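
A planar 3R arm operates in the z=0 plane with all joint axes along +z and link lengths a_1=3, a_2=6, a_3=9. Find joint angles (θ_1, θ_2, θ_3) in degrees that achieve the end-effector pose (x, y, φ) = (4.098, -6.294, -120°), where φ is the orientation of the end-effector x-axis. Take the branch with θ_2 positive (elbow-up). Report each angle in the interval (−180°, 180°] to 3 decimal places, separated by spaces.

wrist centre = target − a_3·(cos φ, sin φ) = (8.5980, 1.5002)
cos θ_2 = (76.1763−3²−6²)/(2·3·6) = 0.8660; θ_2 = 30.0020° (elbow-up)
β = atan2(1.5002,8.5980) = 9.8977°; ψ = atan2(3.0002,8.1960) = 20.1053°
θ_1 = β − ψ = -10.2076°
θ_3 = φ − θ_1 − θ_2 = -139.7944° (wrapped to (-180°,180°])

-10.208 30.002 -139.794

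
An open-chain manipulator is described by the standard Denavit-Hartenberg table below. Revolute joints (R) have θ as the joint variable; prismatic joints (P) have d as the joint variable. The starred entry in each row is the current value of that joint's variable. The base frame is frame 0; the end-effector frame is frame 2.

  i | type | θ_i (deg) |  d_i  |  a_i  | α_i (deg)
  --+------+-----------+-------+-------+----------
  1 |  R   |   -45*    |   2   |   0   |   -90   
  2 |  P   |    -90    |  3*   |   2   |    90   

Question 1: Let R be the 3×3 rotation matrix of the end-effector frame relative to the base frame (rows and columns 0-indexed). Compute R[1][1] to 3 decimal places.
0.707

End-effector y-axis (col 1 of R) = (0.7071,0.7071,0.0000)
R[1][1] = 0.7071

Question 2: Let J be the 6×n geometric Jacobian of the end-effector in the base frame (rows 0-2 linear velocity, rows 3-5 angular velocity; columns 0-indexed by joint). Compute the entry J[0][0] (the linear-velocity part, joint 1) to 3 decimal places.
axis z_0 = ẑ; lever o_n−o_0 = (2.1213,2.1213,4.0000)
cross product → J_v[:, 0] = (-2.1213,2.1213,0.0000)
J_ω[:, 0] = z_0
entry J[0][0] = -2.1213

-2.121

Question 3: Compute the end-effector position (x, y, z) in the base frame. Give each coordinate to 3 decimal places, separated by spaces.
2.121 2.121 4.000

after link 1: o_1 = (0.0000, 0.0000, 2.0000)
after link 2: o_2 = (2.1213, 2.1213, 4.0000)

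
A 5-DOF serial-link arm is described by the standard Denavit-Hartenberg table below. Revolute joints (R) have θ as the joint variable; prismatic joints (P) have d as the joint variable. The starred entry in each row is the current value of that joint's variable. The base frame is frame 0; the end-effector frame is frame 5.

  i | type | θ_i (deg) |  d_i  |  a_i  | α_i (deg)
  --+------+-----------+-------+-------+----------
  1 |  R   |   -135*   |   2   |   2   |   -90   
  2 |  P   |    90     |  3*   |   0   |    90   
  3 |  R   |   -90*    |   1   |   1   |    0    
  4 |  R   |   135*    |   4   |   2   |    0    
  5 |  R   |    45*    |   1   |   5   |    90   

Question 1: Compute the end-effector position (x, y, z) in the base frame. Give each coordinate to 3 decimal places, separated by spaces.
after link 1: o_1 = (-1.4142, -1.4142, 2.0000)
after link 2: o_2 = (0.7071, -3.5355, 2.0000)
after link 3: o_3 = (-0.7071, -3.5355, 2.0000)
after link 4: o_4 = (-2.5355, -7.3640, 0.5858)
after link 5: o_5 = (0.2929, -11.6066, 0.5858)

0.293 -11.607 0.586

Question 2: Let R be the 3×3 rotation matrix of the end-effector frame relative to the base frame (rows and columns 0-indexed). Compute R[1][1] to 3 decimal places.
End-effector y-axis (col 1 of R) = (-0.7071,-0.7071,0.0000)
R[1][1] = -0.7071

-0.707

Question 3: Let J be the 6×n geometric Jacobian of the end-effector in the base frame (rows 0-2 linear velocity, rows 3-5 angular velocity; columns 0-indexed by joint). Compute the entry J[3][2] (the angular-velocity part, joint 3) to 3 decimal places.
-0.707

axis z_2 = (-0.7071,-0.7071,0.0000); lever o_n−o_2 = (-0.4142,-8.0711,-1.4142)
cross product → J_v[:, 2] = (1.0000,-1.0000,5.4142)
J_ω[:, 2] = z_2
entry J[3][2] = -0.7071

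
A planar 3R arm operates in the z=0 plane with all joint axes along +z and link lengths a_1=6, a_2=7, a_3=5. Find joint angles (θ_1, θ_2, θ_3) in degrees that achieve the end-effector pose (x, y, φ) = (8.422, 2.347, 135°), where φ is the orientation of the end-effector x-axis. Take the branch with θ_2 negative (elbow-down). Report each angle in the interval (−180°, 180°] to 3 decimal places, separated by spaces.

18.650 -45.002 161.352

wrist centre = target − a_3·(cos φ, sin φ) = (11.9575, -1.1885)
cos θ_2 = (144.3952−6²−7²)/(2·6·7) = 0.7071; θ_2 = -45.0017° (elbow-down)
β = atan2(-1.1885,11.9575) = -5.6763°; ψ = atan2(-4.9499,10.9496) = -24.3259°
θ_1 = β − ψ = 18.6495°
θ_3 = φ − θ_1 − θ_2 = 161.3521° (wrapped to (-180°,180°])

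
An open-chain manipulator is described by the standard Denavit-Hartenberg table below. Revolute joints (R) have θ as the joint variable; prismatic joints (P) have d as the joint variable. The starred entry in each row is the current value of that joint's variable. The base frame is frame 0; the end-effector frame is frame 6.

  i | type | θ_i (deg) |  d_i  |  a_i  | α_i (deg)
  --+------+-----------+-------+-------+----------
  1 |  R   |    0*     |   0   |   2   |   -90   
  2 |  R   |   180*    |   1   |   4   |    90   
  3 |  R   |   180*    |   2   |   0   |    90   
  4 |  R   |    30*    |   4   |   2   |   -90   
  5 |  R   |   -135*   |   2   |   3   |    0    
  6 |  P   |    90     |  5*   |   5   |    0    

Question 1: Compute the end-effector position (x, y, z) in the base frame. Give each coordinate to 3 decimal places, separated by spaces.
-2.543 10.657 -9.769

after link 1: o_1 = (2.0000, 0.0000, 0.0000)
after link 2: o_2 = (-2.0000, 1.0000, -0.0000)
after link 3: o_3 = (-2.0000, 1.0000, -2.0000)
after link 4: o_4 = (-0.2679, 5.0000, -3.0000)
after link 5: o_5 = (-3.1051, 7.1213, -3.6714)
after link 6: o_6 = (-2.5432, 10.6569, -9.7693)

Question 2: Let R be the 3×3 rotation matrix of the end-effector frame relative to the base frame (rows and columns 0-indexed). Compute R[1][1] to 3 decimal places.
-0.707

End-effector y-axis (col 1 of R) = (0.6124,-0.7071,-0.3536)
R[1][1] = -0.7071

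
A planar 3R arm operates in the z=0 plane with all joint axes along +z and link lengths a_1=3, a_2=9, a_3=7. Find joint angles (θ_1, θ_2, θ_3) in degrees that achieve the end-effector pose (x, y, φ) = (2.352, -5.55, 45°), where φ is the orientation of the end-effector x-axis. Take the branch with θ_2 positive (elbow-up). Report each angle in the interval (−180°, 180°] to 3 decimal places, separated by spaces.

wrist centre = target − a_3·(cos φ, sin φ) = (-2.5977, -10.4997)
cos θ_2 = (116.9930−3²−9²)/(2·3·9) = 0.4999; θ_2 = 60.0086° (elbow-up)
β = atan2(-10.4997,-2.5977) = -103.8965°; ψ = atan2(7.7949,7.4988) = 46.1091°
θ_1 = β − ψ = -150.0056°
θ_3 = φ − θ_1 − θ_2 = 134.9970° (wrapped to (-180°,180°])

-150.006 60.009 134.997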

▸ **What to do**
Check each line of the entries for the string "joints". Copy the lines that have it.

▸ **Written response**
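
An open-chain manipulator is described by the standard Denavit-Hartenberg table below. Revolute joints (R) have θ as the joint variable; prismatic joints (P) have d as the joint variable. The starred entry in each row is the current value of that joint's variable. The base frame is frame 0; the end-effector frame is frame 2.
A 5-DOF serial-link arm is described by the standard Denavit-Hartenberg table below. Revolute joints (R) have θ as the joint variable; prismatic joints (P) have d as the joint variable. The starred entry in each row is the current value of that joint's variable. The base frame is frame 0; the end-effector frame is frame 5.
An open-chain manipulator is described by the standard Denavit-Hartenberg table below. Revolute joints (R) have θ as the joint variable; prismatic joints (P) have d as the joint variable. The starred entry in each row is the current value of that joint's variable. The base frame is frame 0; the end-effector frame is frame 6.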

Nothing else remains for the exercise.